Collected data entries

────────

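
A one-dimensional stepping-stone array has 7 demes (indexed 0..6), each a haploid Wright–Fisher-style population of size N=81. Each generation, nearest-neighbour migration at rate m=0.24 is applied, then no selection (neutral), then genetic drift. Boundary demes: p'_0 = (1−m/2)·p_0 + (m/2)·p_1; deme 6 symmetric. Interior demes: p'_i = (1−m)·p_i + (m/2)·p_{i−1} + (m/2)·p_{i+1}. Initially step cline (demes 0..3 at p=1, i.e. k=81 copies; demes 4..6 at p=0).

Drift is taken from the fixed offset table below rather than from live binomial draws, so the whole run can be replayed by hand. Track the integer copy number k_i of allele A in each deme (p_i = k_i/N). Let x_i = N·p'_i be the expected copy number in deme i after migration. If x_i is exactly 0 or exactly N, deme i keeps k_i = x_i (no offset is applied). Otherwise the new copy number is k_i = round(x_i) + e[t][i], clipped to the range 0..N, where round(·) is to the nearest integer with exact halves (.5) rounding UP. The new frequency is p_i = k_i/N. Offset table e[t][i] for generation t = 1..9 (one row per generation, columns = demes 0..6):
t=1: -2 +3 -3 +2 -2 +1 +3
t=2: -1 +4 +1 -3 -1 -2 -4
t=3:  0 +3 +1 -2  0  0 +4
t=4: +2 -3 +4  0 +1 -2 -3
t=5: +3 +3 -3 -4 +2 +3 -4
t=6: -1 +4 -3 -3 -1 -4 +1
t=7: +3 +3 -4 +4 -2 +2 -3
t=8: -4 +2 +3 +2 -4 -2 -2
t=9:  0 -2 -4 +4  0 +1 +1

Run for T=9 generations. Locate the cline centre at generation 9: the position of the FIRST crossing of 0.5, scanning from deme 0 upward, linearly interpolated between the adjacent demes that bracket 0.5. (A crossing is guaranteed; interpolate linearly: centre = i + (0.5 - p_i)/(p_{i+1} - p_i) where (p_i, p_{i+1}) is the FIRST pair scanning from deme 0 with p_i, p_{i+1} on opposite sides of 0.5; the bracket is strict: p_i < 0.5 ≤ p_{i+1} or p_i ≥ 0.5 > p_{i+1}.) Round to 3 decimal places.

3.417

t=0: k=[81 81 81 81 0 0 0]
t=1: x=[81.0000 81.0000 81.0000 71.2800 9.7200 0.0000 0.0000] k=[81 81 81 73 8 0 0]
t=2: x=[81.0000 81.0000 80.0400 66.1600 14.8400 0.9600 0.0000] k=[81 81 81 63 14 0 0]
t=3: x=[81.0000 81.0000 78.8400 59.2800 18.2000 1.6800 0.0000] k=[81 81 80 57 18 2 0]
t=4: x=[81.0000 80.8800 77.3600 55.0800 20.7600 3.6800 0.2400] k=[81 78 81 55 22 2 0]
t=5: x=[80.6400 78.7200 77.5200 54.1600 23.5600 4.1600 0.2400] k=[81 81 75 50 26 7 0]
t=6: x=[81.0000 80.2800 72.7200 50.1200 26.6000 8.4400 0.8400] k=[81 81 70 47 26 4 2]
t=7: x=[81.0000 79.6800 68.5600 47.2400 25.8800 6.4000 2.2400] k=[81 81 65 51 24 8 0]
t=8: x=[81.0000 79.0800 65.2400 49.4400 25.3200 8.9600 0.9600] k=[81 81 68 51 21 7 0]
t=9: x=[81.0000 79.4400 67.5200 49.4400 22.9200 7.8400 0.8400] k=[81 77 64 53 23 9 2]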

────────

→ **Problem requirements**:
Each line of the data above is to be set down exactly.

→ **Exercise output**:
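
A one-dimensional stepping-stone array has 7 demes (indexed 0..6), each a haploid Wright–Fisher-style population of size N=81. Each generation, nearest-neighbour migration at rate m=0.24 is applied, then no selection (neutral), then genetic drift. Boundary demes: p'_0 = (1−m/2)·p_0 + (m/2)·p_1; deme 6 symmetric. Interior demes: p'_i = (1−m)·p_i + (m/2)·p_{i−1} + (m/2)·p_{i+1}. Initially step cline (demes 0..3 at p=1, i.e. k=81 copies; demes 4..6 at p=0).

Drift is taken from the fixed offset table below rather than from live binomial draws, so the whole run can be replayed by hand. Track the integer copy number k_i of allele A in each deme (p_i = k_i/N). Let x_i = N·p'_i be the expected copy number in deme i after migration. If x_i is exactly 0 or exactly N, deme i keeps k_i = x_i (no offset is applied). Otherwise the new copy number is k_i = round(x_i) + e[t][i], clipped to the range 0..N, where round(·) is to the nearest integer with exact halves (.5) rounding UP. The new frequency is p_i = k_i/N. Offset table e[t][i] for generation t = 1..9 (one row per generation, columns = demes 0..6):
t=1: -2 +3 -3 +2 -2 +1 +3
t=2: -1 +4 +1 -3 -1 -2 -4
t=3:  0 +3 +1 -2  0  0 +4
t=4: +2 -3 +4  0 +1 -2 -3
t=5: +3 +3 -3 -4 +2 +3 -4
t=6: -1 +4 -3 -3 -1 -4 +1
t=7: +3 +3 -4 +4 -2 +2 -3
t=8: -4 +2 +3 +2 -4 -2 -2
t=9:  0 -2 -4 +4  0 +1 +1

Run for T=9 generations. Locate the cline centre at generation 9: the position of the FIRST crossing of 0.5, scanning from deme 0 upward, linearly interpolated between the adjacent demes that bracket 0.5. (A crossing is guaranteed; interpolate linearly: centre = i + (0.5 - p_i)/(p_{i+1} - p_i) where (p_i, p_{i+1}) is the FIRST pair scanning from deme 0 with p_i, p_{i+1} on opposite sides of 0.5; the bracket is strict: p_i < 0.5 ≤ p_{i+1} or p_i ≥ 0.5 > p_{i+1}.) Round to 3 decimal places.

3.417

t=0: k=[81 81 81 81 0 0 0]
t=1: x=[81.0000 81.0000 81.0000 71.2800 9.7200 0.0000 0.0000] k=[81 81 81 73 8 0 0]
t=2: x=[81.0000 81.0000 80.0400 66.1600 14.8400 0.9600 0.0000] k=[81 81 81 63 14 0 0]
t=3: x=[81.0000 81.0000 78.8400 59.2800 18.2000 1.6800 0.0000] k=[81 81 80 57 18 2 0]
t=4: x=[81.0000 80.8800 77.3600 55.0800 20.7600 3.6800 0.2400] k=[81 78 81 55 22 2 0]
t=5: x=[80.6400 78.7200 77.5200 54.1600 23.5600 4.1600 0.2400] k=[81 81 75 50 26 7 0]
t=6: x=[81.0000 80.2800 72.7200 50.1200 26.6000 8.4400 0.8400] k=[81 81 70 47 26 4 2]
t=7: x=[81.0000 79.6800 68.5600 47.2400 25.8800 6.4000 2.2400] k=[81 81 65 51 24 8 0]
t=8: x=[81.0000 79.0800 65.2400 49.4400 25.3200 8.9600 0.9600] k=[81 81 68 51 21 7 0]
t=9: x=[81.0000 79.4400 67.5200 49.4400 22.9200 7.8400 0.8400] k=[81 77 64 53 23 9 2]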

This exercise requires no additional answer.